━━━━━ Information shown

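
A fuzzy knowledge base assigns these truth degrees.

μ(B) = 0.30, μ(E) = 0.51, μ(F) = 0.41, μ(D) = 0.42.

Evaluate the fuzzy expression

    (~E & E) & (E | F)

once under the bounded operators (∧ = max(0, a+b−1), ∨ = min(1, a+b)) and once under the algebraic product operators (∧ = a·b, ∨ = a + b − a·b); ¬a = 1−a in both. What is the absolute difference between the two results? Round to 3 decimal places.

0.178

Under bounded:
  ~E = 1 − 0.51 = 0.49
  ~E & E = max(0, a+b−1) on (0.49, 0.51) = 0.00
  E | F = min(1, a+b) on (0.51, 0.41) = 0.92
  (~E & E) & (E | F) = max(0, a+b−1) on (0.00, 0.92) = 0.00
  → value = 0.0000
Under algebraic product:
  ~E = 1 − 0.5100 = 0.4900
  ~E & E = a·b on (0.4900, 0.5100) = 0.2499
  E | F = a + b − a·b on (0.5100, 0.4100) = 0.7109
  (~E & E) & (E | F) = a·b on (0.2499, 0.7109) = 0.1777
  → value = 0.1777
|0.0000 − 0.1777| = 0.178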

━━━━━━━━━━

(Task goal)
A word-for-word copy of the data is the expected answer.

(Worked solution)
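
A fuzzy knowledge base assigns these truth degrees.

μ(B) = 0.30, μ(E) = 0.51, μ(F) = 0.41, μ(D) = 0.42.

Evaluate the fuzzy expression

    (~E & E) & (E | F)

once under the bounded operators (∧ = max(0, a+b−1), ∨ = min(1, a+b)) and once under the algebraic product operators (∧ = a·b, ∨ = a + b − a·b); ¬a = 1−a in both. What is the absolute difference between the two results? Round to 3 decimal places.

0.178

Under bounded:
  ~E = 1 − 0.51 = 0.49
  ~E & E = max(0, a+b−1) on (0.49, 0.51) = 0.00
  E | F = min(1, a+b) on (0.51, 0.41) = 0.92
  (~E & E) & (E | F) = max(0, a+b−1) on (0.00, 0.92) = 0.00
  → value = 0.0000
Under algebraic product:
  ~E = 1 − 0.5100 = 0.4900
  ~E & E = a·b on (0.4900, 0.5100) = 0.2499
  E | F = a + b − a·b on (0.5100, 0.4100) = 0.7109
  (~E & E) & (E | F) = a·b on (0.2499, 0.7109) = 0.1777
  → value = 0.1777
|0.0000 − 0.1777| = 0.178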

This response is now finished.